● Work item
All of the data is to be set down again without alteration.

● Dataset entries
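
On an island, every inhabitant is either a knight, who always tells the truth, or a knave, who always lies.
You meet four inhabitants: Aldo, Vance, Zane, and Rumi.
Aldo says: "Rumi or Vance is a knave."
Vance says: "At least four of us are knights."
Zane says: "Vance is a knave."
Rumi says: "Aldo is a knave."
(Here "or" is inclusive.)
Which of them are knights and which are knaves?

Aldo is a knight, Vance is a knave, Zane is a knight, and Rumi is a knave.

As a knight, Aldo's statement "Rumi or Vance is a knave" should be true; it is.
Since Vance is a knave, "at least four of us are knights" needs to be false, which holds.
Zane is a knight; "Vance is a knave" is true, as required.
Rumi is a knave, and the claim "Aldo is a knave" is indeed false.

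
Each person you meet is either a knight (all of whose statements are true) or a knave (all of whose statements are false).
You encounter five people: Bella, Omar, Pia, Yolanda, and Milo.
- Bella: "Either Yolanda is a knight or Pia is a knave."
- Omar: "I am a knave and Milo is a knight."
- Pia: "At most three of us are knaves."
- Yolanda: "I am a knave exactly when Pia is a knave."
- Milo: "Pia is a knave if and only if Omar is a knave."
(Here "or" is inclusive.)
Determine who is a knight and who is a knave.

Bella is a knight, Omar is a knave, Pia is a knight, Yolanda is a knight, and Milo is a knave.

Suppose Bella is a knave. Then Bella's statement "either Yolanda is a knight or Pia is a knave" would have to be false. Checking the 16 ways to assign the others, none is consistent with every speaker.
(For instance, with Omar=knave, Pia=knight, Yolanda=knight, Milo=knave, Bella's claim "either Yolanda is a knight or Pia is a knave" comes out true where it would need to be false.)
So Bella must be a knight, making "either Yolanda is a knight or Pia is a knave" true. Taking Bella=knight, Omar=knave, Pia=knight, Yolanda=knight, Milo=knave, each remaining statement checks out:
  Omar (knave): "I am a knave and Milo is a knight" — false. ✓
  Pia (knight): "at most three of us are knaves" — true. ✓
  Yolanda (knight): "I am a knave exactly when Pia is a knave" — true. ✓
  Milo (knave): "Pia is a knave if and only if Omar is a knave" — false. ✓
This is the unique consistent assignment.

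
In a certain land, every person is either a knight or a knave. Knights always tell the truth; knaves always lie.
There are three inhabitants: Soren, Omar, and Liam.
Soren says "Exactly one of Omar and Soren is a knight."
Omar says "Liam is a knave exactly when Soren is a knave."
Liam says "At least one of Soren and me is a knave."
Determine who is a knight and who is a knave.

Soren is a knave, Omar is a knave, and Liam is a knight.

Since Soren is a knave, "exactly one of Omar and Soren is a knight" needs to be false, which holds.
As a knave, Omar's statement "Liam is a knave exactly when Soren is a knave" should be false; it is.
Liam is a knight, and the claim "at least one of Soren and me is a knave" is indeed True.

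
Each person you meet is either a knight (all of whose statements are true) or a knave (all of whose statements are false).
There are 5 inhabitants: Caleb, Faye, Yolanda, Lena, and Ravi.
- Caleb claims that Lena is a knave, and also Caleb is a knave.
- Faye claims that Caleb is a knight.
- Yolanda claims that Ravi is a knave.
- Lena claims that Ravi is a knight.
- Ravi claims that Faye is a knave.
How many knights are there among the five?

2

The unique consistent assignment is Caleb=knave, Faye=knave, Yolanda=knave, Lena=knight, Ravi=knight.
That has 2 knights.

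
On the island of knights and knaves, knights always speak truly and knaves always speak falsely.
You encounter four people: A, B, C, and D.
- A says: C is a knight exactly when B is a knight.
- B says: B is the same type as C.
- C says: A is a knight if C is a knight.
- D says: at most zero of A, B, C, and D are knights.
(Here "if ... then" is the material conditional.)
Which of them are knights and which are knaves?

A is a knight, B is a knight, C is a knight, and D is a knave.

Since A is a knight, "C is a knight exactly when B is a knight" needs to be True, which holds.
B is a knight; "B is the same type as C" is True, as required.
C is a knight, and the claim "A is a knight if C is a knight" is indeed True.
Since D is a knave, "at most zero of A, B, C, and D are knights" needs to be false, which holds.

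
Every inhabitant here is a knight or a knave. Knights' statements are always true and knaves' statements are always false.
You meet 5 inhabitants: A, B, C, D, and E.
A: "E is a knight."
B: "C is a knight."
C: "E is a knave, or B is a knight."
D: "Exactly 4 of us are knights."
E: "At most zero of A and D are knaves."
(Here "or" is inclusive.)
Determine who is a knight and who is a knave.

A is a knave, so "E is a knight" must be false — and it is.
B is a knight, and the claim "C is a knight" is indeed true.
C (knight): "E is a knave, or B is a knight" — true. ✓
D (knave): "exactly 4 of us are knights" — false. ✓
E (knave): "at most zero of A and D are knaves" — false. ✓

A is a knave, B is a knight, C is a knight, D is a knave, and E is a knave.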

● Expected output
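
On an island, every inhabitant is either a knight, who always tells the truth, or a knave, who always lies.
You meet four inhabitants: Aldo, Vance, Zane, and Rumi.
Aldo says: "Rumi or Vance is a knave."
Vance says: "At least four of us are knights."
Zane says: "Vance is a knave."
Rumi says: "Aldo is a knave."
(Here "or" is inclusive.)
Which of them are knights and which are knaves?

Aldo is a knight, Vance is a knave, Zane is a knight, and Rumi is a knave.

As a knight, Aldo's statement "Rumi or Vance is a knave" should be true; it is.
Since Vance is a knave, "at least four of us are knights" needs to be false, which holds.
Zane is a knight; "Vance is a knave" is true, as required.
Rumi is a knave, and the claim "Aldo is a knave" is indeed false.

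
Each person you meet is either a knight (all of whose statements are true) or a knave (all of whose statements are false).
You encounter five people: Bella, Omar, Pia, Yolanda, and Milo.
- Bella: "Either Yolanda is a knight or Pia is a knave."
- Omar: "I am a knave and Milo is a knight."
- Pia: "At most three of us are knaves."
- Yolanda: "I am a knave exactly when Pia is a knave."
- Milo: "Pia is a knave if and only if Omar is a knave."
(Here "or" is inclusive.)
Determine who is a knight and who is a knave.

Bella is a knight, Omar is a knave, Pia is a knight, Yolanda is a knight, and Milo is a knave.

Suppose Bella is a knave. Then Bella's statement "either Yolanda is a knight or Pia is a knave" would have to be false. Checking the 16 ways to assign the others, none is consistent with every speaker.
(For instance, with Omar=knave, Pia=knight, Yolanda=knight, Milo=knave, Bella's claim "either Yolanda is a knight or Pia is a knave" comes out true where it would need to be false.)
So Bella must be a knight, making "either Yolanda is a knight or Pia is a knave" true. Taking Bella=knight, Omar=knave, Pia=knight, Yolanda=knight, Milo=knave, each remaining statement checks out:
  Omar (knave): "I am a knave and Milo is a knight" — false. ✓
  Pia (knight): "at most three of us are knaves" — true. ✓
  Yolanda (knight): "I am a knave exactly when Pia is a knave" — true. ✓
  Milo (knave): "Pia is a knave if and only if Omar is a knave" — false. ✓
This is the unique consistent assignment.

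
In a certain land, every person is either a knight or a knave. Knights always tell the truth; knaves always lie.
There are three inhabitants: Soren, Omar, and Liam.
Soren says "Exactly one of Omar and Soren is a knight."
Omar says "Liam is a knave exactly when Soren is a knave."
Liam says "At least one of Soren and me is a knave."
Determine who is a knight and who is a knave.

Soren is a knave, Omar is a knave, and Liam is a knight.

Since Soren is a knave, "exactly one of Omar and Soren is a knight" needs to be false, which holds.
As a knave, Omar's statement "Liam is a knave exactly when Soren is a knave" should be false; it is.
Liam is a knight, and the claim "at least one of Soren and me is a knave" is indeed True.

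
Each person you meet is either a knight (all of whose statements are true) or a knave (all of whose statements are false).
There are 5 inhabitants: Caleb, Faye, Yolanda, Lena, and Ravi.
- Caleb claims that Lena is a knave, and also Caleb is a knave.
- Faye claims that Caleb is a knight.
- Yolanda claims that Ravi is a knave.
- Lena claims that Ravi is a knight.
- Ravi claims that Faye is a knave.
How many knights are there among the five?

2

The unique consistent assignment is Caleb=knave, Faye=knave, Yolanda=knave, Lena=knight, Ravi=knight.
That has 2 knights.

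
On the island of knights and knaves, knights always speak truly and knaves always speak falsely.
You encounter four people: A, B, C, and D.
- A says: C is a knight exactly when B is a knight.
- B says: B is the same type as C.
- C says: A is a knight if C is a knight.
- D says: at most zero of A, B, C, and D are knights.
(Here "if ... then" is the material conditional.)
Which of them are knights and which are knaves?

A is a knight, B is a knight, C is a knight, and D is a knave.

Since A is a knight, "C is a knight exactly when B is a knight" needs to be True, which holds.
B is a knight; "B is the same type as C" is True, as required.
C is a knight, and the claim "A is a knight if C is a knight" is indeed True.
Since D is a knave, "at most zero of A, B, C, and D are knights" needs to be false, which holds.

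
Every inhabitant here is a knight or a knave. Knights' statements are always true and knaves' statements are always false.
You meet 5 inhabitants: A, B, C, D, and E.
A: "E is a knight."
B: "C is a knight."
C: "E is a knave, or B is a knight."
D: "Exactly 4 of us are knights."
E: "At most zero of A and D are knaves."
(Here "or" is inclusive.)
Determine who is a knight and who is a knave.

A is a knave, so "E is a knight" must be false — and it is.
B is a knight, and the claim "C is a knight" is indeed true.
C (knight): "E is a knave, or B is a knight" — true. ✓
D (knave): "exactly 4 of us are knights" — false. ✓
E (knave): "at most zero of A and D are knaves" — false. ✓

A is a knave, B is a knight, C is a knight, D is a knave, and E is a knave.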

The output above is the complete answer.